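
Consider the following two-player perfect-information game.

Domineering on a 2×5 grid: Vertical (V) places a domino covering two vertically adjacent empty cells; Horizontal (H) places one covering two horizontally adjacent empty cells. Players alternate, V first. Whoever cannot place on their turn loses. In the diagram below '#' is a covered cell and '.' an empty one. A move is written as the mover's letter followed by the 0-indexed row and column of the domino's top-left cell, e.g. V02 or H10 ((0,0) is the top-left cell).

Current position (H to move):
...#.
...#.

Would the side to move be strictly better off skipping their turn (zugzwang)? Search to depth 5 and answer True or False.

zugzwang(...#./...#., H) = False

p1 H@[...#./...#.]: H00[##.#./...#.]-1* H01[.###./...#.]-1 H10[...#./##.#.]-1 H11[...#./.###.]-1
p2 V@[##.#./...#.]: V02[####./..##.]+1* V04[##.##/...##]-1
p3 H@[####./..##.]: H10[####./####.]-1*
p4 V@[####./####.]: V04[#####/#####]+1*
p5 H@[#####/#####] terminal -1; root [...#./...#.] d5
if H skipped the turn, V would face:
~ p1 V@[...#./...#.]: V00[#..#./#..#.]-1 V01[.#.#./.#.#.]+1* V02[..##./..##.]-1 V04[...##/...##]-1
~ p2 H@[.#.#./.#.#.] terminal -1; root [...#./...#.] d5
compare (H): move=-1 vs pass=-1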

* * * * * * * * *

• [EXERCISE BRIEF]
Give the listing above again in full, with no word altered.

• [ANSWER AREA]
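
Consider the following two-player perfect-information game.

Domineering on a 2×5 grid: Vertical (V) places a domino covering two vertically adjacent empty cells; Horizontal (H) places one covering two horizontally adjacent empty cells. Players alternate, V first. Whoever cannot place on their turn loses. In the diagram below '#' is a covered cell and '.' an empty one. A move is written as the mover's letter followed by the 0-indexed row and column of the domino's top-left cell, e.g. V02 or H10 ((0,0) is the top-left cell).

Current position (H to move):
...#.
...#.

Would the side to move be strictly better off skipping their turn (zugzwang)? Search to depth 5 and answer True or False.

zugzwang(...#./...#., H) = False

p1 H@[...#./...#.]: H00[##.#./...#.]-1* H01[.###./...#.]-1 H10[...#./##.#.]-1 H11[...#./.###.]-1
p2 V@[##.#./...#.]: V02[####./..##.]+1* V04[##.##/...##]-1
p3 H@[####./..##.]: H10[####./####.]-1*
p4 V@[####./####.]: V04[#####/#####]+1*
p5 H@[#####/#####] terminal -1; root [...#./...#.] d5
if H skipped the turn, V would face:
~ p1 V@[...#./...#.]: V00[#..#./#..#.]-1 V01[.#.#./.#.#.]+1* V02[..##./..##.]-1 V04[...##/...##]-1
~ p2 H@[.#.#./.#.#.] terminal -1; root [...#./...#.] d5
compare (H): move=-1 vs pass=-1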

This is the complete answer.